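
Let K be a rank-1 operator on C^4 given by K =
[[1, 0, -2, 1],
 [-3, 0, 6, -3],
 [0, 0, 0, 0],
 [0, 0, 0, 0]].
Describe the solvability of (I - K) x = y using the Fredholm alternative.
(I - K) is singular (det(I - K) = 0, i.e. 1 ∈ sigma(K)). (I - K) x = y is solvable iff y ⊥ ker((I - K)^*) = span{(1, 0, -2, 1)}, i.e. iff y_1 - 2y_3 + y_4 = 0. When solvable, the solutions are x = y + c·(1, -3, 0, 0), c arbitrary (ker(I - K) = span{(1, -3, 0, 0)}, dimension 1).

K has rank 1, so it is an outer product K = u v^T: every row of K is a multiple of one row vector. Reading off the entries, u = (1, -3, 0, 0) and v = (1, 0, -2, 1) (row i of K equals u_i·v^T). A rank-one matrix u v^T satisfies K u = u (v·u) and kills the (3)-dimensional subspace v^⊥, so its characteristic polynomial is lambda^3 (lambda - v·u) with v·u = tr K = 1. Hence the eigenvalues of I - K are 1 (multiplicity 3) and 1 - (1) = 0, so det(I - K) = 0. (Direct check: I - K =
[[0, 0, 2, -1],
 [3, 1, -6, 3],
 [0, 0, 1, 0],
 [0, 0, 0, 1]]
has determinant 0.) So 1 is an eigenvalue of K and (I - K) is not invertible. The finite-dimensional Fredholm alternative says: either (I - K) is invertible, or ker(I - K) ≠ {0} and then range(I - K) = ker((I - K)^*)^⊥, with dim ker(I - K) = dim ker((I - K)^*). We are in the second case, so we need both kernels. Kernel of I - K: (I - K) u = u - u (v·u) = u - u = 0, so ker(I - K) = span{u} = span{(1, -3, 0, 0)} (it is exactly 1-dimensional because rank(I - K) = 3). Kernel of the adjoint: K is real, so (I - K)^* = I - K^T = I - v u^T, and (I - v u^T) v = v - v (u·v) = 0; hence ker((I - K)^*) = span{v} = span{(1, 0, -2, 1)}. Therefore (I - K) x = y is solvable iff <y, v> = 0, i.e. iff y_1 - 2y_3 + y_4 = 0. When this holds, K y = u (v·y) = 0, so (I - K) y = y and x = y is a particular solution; the full solution set is the line x = y + c·u = y + c·(1, -3, 0, 0), c ∈ C.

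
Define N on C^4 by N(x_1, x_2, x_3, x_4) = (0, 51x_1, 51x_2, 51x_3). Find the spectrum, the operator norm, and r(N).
sigma(N) = {0}; ||N|| = 51; r(N) = 0. (N is nilpotent with N^4 = 0.)

On C^4, N is a strictly lower-triangular matrix with 51 on the subdiagonal and zeros elsewhere, so its characteristic polynomial is lambda^4 and every eigenvalue is 0: sigma(N) = {0}. For the operator norm, N e_i = 51e_{i+1} for i = 1, ..., 3 and N e_4 = 0, so the singular values of N are 51 (with multiplicity 3) and 0; hence ||N|| = 51. The spectral radius r(N) = max|lambda| = 0. Note ||N|| > r(N) — characteristic of non-normal nilpotent operators. Indeed N^4 = 0.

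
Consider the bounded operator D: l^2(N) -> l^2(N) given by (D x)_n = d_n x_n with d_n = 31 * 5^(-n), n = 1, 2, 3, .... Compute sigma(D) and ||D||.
sigma(D) = {31 * 5^(-n) : n ≥ 1} ∪ {0}; ||D|| = 31/5

A bounded diagonal operator on l^2 with diagonal entries d_n has spectrum equal to the closure of {d_n : n ≥ 1}: every d_n is an eigenvalue (with eigenvector e_n), so {d_n} ⊂ sigma(D); the spectrum is closed, so its closure is too; and for lambda not in the closure, (D - lambda I) has bounded inverse (the diagonal entries 1/(d_n - lambda) are bounded). For our sequence d_n = 31 * 5^(-n), n = 1, 2, 3, ...:
  - {d_n} = {31 * 5^(-n) : n ≥ 1}; the only limit point is 0
  - closure = {31 * 5^(-n) : n ≥ 1} ∪ {0}
For the norm: a diagonal operator has ||D|| = sup_n |d_n|. Here d_n = 31 * 5^(-n) is positive and decreasing, so sup_n |d_n| = d_1 = 31/5. So ||D|| = 31/5.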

● **EXERCISE DESCRIPTION**
Nothing is to be altered; retype each entry exactly.

● **RESULT BELOW**
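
Let K be a rank-1 operator on C^4 given by K =
[[1, 0, -2, 1],
 [-3, 0, 6, -3],
 [0, 0, 0, 0],
 [0, 0, 0, 0]].
Describe the solvability of (I - K) x = y using the Fredholm alternative.
(I - K) is singular (det(I - K) = 0, i.e. 1 ∈ sigma(K)). (I - K) x = y is solvable iff y ⊥ ker((I - K)^*) = span{(1, 0, -2, 1)}, i.e. iff y_1 - 2y_3 + y_4 = 0. When solvable, the solutions are x = y + c·(1, -3, 0, 0), c arbitrary (ker(I - K) = span{(1, -3, 0, 0)}, dimension 1).

K has rank 1, so it is an outer product K = u v^T: every row of K is a multiple of one row vector. Reading off the entries, u = (1, -3, 0, 0) and v = (1, 0, -2, 1) (row i of K equals u_i·v^T). A rank-one matrix u v^T satisfies K u = u (v·u) and kills the (3)-dimensional subspace v^⊥, so its characteristic polynomial is lambda^3 (lambda - v·u) with v·u = tr K = 1. Hence the eigenvalues of I - K are 1 (multiplicity 3) and 1 - (1) = 0, so det(I - K) = 0. (Direct check: I - K =
[[0, 0, 2, -1],
 [3, 1, -6, 3],
 [0, 0, 1, 0],
 [0, 0, 0, 1]]
has determinant 0.) So 1 is an eigenvalue of K and (I - K) is not invertible. The finite-dimensional Fredholm alternative says: either (I - K) is invertible, or ker(I - K) ≠ {0} and then range(I - K) = ker((I - K)^*)^⊥, with dim ker(I - K) = dim ker((I - K)^*). We are in the second case, so we need both kernels. Kernel of I - K: (I - K) u = u - u (v·u) = u - u = 0, so ker(I - K) = span{u} = span{(1, -3, 0, 0)} (it is exactly 1-dimensional because rank(I - K) = 3). Kernel of the adjoint: K is real, so (I - K)^* = I - K^T = I - v u^T, and (I - v u^T) v = v - v (u·v) = 0; hence ker((I - K)^*) = span{v} = span{(1, 0, -2, 1)}. Therefore (I - K) x = y is solvable iff <y, v> = 0, i.e. iff y_1 - 2y_3 + y_4 = 0. When this holds, K y = u (v·y) = 0, so (I - K) y = y and x = y is a particular solution; the full solution set is the line x = y + c·u = y + c·(1, -3, 0, 0), c ∈ C.

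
Define N on C^4 by N(x_1, x_2, x_3, x_4) = (0, 51x_1, 51x_2, 51x_3). Find the spectrum, the operator norm, and r(N).
sigma(N) = {0}; ||N|| = 51; r(N) = 0. (N is nilpotent with N^4 = 0.)

On C^4, N is a strictly lower-triangular matrix with 51 on the subdiagonal and zeros elsewhere, so its characteristic polynomial is lambda^4 and every eigenvalue is 0: sigma(N) = {0}. For the operator norm, N e_i = 51e_{i+1} for i = 1, ..., 3 and N e_4 = 0, so the singular values of N are 51 (with multiplicity 3) and 0; hence ||N|| = 51. The spectral radius r(N) = max|lambda| = 0. Note ||N|| > r(N) — characteristic of non-normal nilpotent operators. Indeed N^4 = 0.

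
Consider the bounded operator D: l^2(N) -> l^2(N) given by (D x)_n = d_n x_n with d_n = 31 * 5^(-n), n = 1, 2, 3, .... Compute sigma(D) and ||D||.
sigma(D) = {31 * 5^(-n) : n ≥ 1} ∪ {0}; ||D|| = 31/5

A bounded diagonal operator on l^2 with diagonal entries d_n has spectrum equal to the closure of {d_n : n ≥ 1}: every d_n is an eigenvalue (with eigenvector e_n), so {d_n} ⊂ sigma(D); the spectrum is closed, so its closure is too; and for lambda not in the closure, (D - lambda I) has bounded inverse (the diagonal entries 1/(d_n - lambda) are bounded). For our sequence d_n = 31 * 5^(-n), n = 1, 2, 3, ...:
  - {d_n} = {31 * 5^(-n) : n ≥ 1}; the only limit point is 0
  - closure = {31 * 5^(-n) : n ≥ 1} ∪ {0}
For the norm: a diagonal operator has ||D|| = sup_n |d_n|. Here d_n = 31 * 5^(-n) is positive and decreasing, so sup_n |d_n| = d_1 = 31/5. So ||D|| = 31/5.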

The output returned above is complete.